■ ASSIGNMENT
Set down, character for character, everything in the records below from the line holding "(A ratio with" down to the line holding "All quantities asked", and no other line.
___ RECORDS SUPPLIED ___
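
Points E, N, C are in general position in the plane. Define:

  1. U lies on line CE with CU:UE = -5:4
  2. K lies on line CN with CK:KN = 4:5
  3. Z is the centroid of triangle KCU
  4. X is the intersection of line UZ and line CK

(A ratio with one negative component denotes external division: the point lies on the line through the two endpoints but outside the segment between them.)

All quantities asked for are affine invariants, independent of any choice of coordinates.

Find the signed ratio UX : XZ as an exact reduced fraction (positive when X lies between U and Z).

Assign E = (0, 0), N = (1, 0), C = (0, 1) — the answer is frame-independent, so this choice is without loss of generality.
1. U lies on line CE with CU:UE = -5:4 ⇒ U = (0, -4)
2. K lies on line CN with CK:KN = 4:5 ⇒ K = (4/9, 5/9)
3. Z is the centroid of triangle KCU ⇒ Z = (4/27, -22/27)
4. X is the intersection of line UZ and line CK ⇒ X = (2/9, 7/9)
X = U + t·(Z−U) with t = 3/2, so UX:XZ = t:(1−t) = 3/2:-1/2

UX:XZ = -3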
___
■ WORKED SOLUTION
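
(A ratio with one negative component denotes external division: the point lies on the line through the two endpoints but outside the segment between them.)

All quantities asked for are affine invariants, independent of any choice of coordinates.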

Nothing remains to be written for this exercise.